**Prompt**
Each record is to be transcribed in full and exactly.

(Collected data)
*** Block opens ***
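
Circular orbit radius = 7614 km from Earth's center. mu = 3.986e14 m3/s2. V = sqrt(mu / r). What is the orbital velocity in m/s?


V = sqrt(3.986e14 / 7614000) = 7235 m/s

7235 m/s


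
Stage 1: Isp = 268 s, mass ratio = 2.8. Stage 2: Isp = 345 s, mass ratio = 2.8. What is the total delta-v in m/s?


dV1 = 268 * 9.81 * ln(2.8) = 2707.0 m/s
dV2 = 345 * 9.81 * ln(2.8) = 3484.7 m/s
Total dV = 2707.0 + 3484.7 = 6191.7 m/s ~ 6192 m/s

6192 m/s


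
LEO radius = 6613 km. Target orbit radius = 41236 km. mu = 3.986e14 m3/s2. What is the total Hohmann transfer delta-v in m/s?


V1 = sqrt(mu/r1) = 7763.71 m/s
dV1 = V1*(sqrt(2*r2/(r1+r2)) - 1) = 2428.92 m/s
V2 = sqrt(mu/r2) = 3109.07 m/s
dV2 = V2*(1 - sqrt(2*r1/(r1+r2))) = 1474.48 m/s
Total dV = 3903 m/s

3903 m/s


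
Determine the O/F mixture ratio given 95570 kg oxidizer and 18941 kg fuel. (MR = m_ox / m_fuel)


MR = 95570 / 18941 = 5.05

5.05


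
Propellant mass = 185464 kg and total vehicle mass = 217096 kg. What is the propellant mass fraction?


PMF = 185464 / 217096 = 0.854

0.854


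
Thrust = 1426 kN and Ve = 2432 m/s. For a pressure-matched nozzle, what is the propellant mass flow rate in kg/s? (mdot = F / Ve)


mdot = F / Ve = 1426000 / 2432 = 586.3 kg/s

586.3 kg/s


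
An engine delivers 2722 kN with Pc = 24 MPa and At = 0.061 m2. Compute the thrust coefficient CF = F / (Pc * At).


CF = 2722000 / (24e6 * 0.061) = 1.86

1.86


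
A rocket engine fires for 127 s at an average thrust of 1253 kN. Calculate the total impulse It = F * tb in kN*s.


It = 1253 * 127 = 159131 kN*s

159131 kN*s


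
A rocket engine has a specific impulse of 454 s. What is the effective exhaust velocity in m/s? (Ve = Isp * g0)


Ve = Isp * g0 = 454 * 9.81 = 4453.7 m/s

4453.7 m/s


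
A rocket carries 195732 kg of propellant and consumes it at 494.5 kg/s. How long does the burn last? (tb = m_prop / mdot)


tb = 195732 / 494.5 = 395.8 s

395.8 s


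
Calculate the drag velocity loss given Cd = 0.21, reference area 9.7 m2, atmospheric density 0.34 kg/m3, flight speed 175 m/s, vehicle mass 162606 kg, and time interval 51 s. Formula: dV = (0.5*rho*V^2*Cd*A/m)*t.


D = 0.5 * 0.34 * 175^2 * 0.21 * 9.7 = 10605.13 N
a = 10605.13 / 162606 = 0.0652 m/s2
dV = 0.0652 * 51 = 3.3 m/s

3.3 m/s


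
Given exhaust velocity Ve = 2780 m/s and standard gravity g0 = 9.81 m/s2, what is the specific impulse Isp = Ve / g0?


Isp = Ve / g0 = 2780 / 9.81 = 283.4 s

283.4 s


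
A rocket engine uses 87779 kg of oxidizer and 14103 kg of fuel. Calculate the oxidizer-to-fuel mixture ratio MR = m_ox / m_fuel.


MR = 87779 / 14103 = 6.22

6.22


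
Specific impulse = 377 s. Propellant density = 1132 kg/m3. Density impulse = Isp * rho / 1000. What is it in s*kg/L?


rho*Isp = 377 * 1132 / 1000 = 427 s*kg/L

427 s*kg/L


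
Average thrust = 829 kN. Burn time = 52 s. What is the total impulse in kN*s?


It = 829 * 52 = 43108 kN*s

43108 kN*s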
*** Block closes ***
**Response for this exercise**
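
Circular orbit radius = 7614 km from Earth's center. mu = 3.986e14 m3/s2. V = sqrt(mu / r). What is the orbital velocity in m/s?


V = sqrt(3.986e14 / 7614000) = 7235 m/s

7235 m/s


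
Stage 1: Isp = 268 s, mass ratio = 2.8. Stage 2: Isp = 345 s, mass ratio = 2.8. What is the total delta-v in m/s?


dV1 = 268 * 9.81 * ln(2.8) = 2707.0 m/s
dV2 = 345 * 9.81 * ln(2.8) = 3484.7 m/s
Total dV = 2707.0 + 3484.7 = 6191.7 m/s ~ 6192 m/s

6192 m/s


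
LEO radius = 6613 km. Target orbit radius = 41236 km. mu = 3.986e14 m3/s2. What is the total Hohmann transfer delta-v in m/s?


V1 = sqrt(mu/r1) = 7763.71 m/s
dV1 = V1*(sqrt(2*r2/(r1+r2)) - 1) = 2428.92 m/s
V2 = sqrt(mu/r2) = 3109.07 m/s
dV2 = V2*(1 - sqrt(2*r1/(r1+r2))) = 1474.48 m/s
Total dV = 3903 m/s

3903 m/s


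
Determine the O/F mixture ratio given 95570 kg oxidizer and 18941 kg fuel. (MR = m_ox / m_fuel)


MR = 95570 / 18941 = 5.05

5.05


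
Propellant mass = 185464 kg and total vehicle mass = 217096 kg. What is the propellant mass fraction?


PMF = 185464 / 217096 = 0.854

0.854


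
Thrust = 1426 kN and Ve = 2432 m/s. For a pressure-matched nozzle, what is the propellant mass flow rate in kg/s? (mdot = F / Ve)


mdot = F / Ve = 1426000 / 2432 = 586.3 kg/s

586.3 kg/s


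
An engine delivers 2722 kN with Pc = 24 MPa and At = 0.061 m2. Compute the thrust coefficient CF = F / (Pc * At).


CF = 2722000 / (24e6 * 0.061) = 1.86

1.86


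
A rocket engine fires for 127 s at an average thrust of 1253 kN. Calculate the total impulse It = F * tb in kN*s.


It = 1253 * 127 = 159131 kN*s

159131 kN*s


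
A rocket engine has a specific impulse of 454 s. What is the effective exhaust velocity in m/s? (Ve = Isp * g0)


Ve = Isp * g0 = 454 * 9.81 = 4453.7 m/s

4453.7 m/s


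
A rocket carries 195732 kg of propellant and consumes it at 494.5 kg/s. How long does the burn last? (tb = m_prop / mdot)


tb = 195732 / 494.5 = 395.8 s

395.8 s


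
Calculate the drag velocity loss given Cd = 0.21, reference area 9.7 m2, atmospheric density 0.34 kg/m3, flight speed 175 m/s, vehicle mass 162606 kg, and time interval 51 s. Formula: dV = (0.5*rho*V^2*Cd*A/m)*t.


D = 0.5 * 0.34 * 175^2 * 0.21 * 9.7 = 10605.13 N
a = 10605.13 / 162606 = 0.0652 m/s2
dV = 0.0652 * 51 = 3.3 m/s

3.3 m/s


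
Given exhaust velocity Ve = 2780 m/s and standard gravity g0 = 9.81 m/s2, what is the specific impulse Isp = Ve / g0?


Isp = Ve / g0 = 2780 / 9.81 = 283.4 s

283.4 s


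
A rocket engine uses 87779 kg of oxidizer and 14103 kg of fuel. Calculate the oxidizer-to-fuel mixture ratio MR = m_ox / m_fuel.


MR = 87779 / 14103 = 6.22

6.22


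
Specific impulse = 377 s. Propellant density = 1132 kg/m3. Density impulse = Isp * rho / 1000. What is it in s*kg/L?


rho*Isp = 377 * 1132 / 1000 = 427 s*kg/L

427 s*kg/L


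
Average thrust = 829 kN. Burn time = 52 s. What is the total impulse in kN*s?


It = 829 * 52 = 43108 kN*s

43108 kN*s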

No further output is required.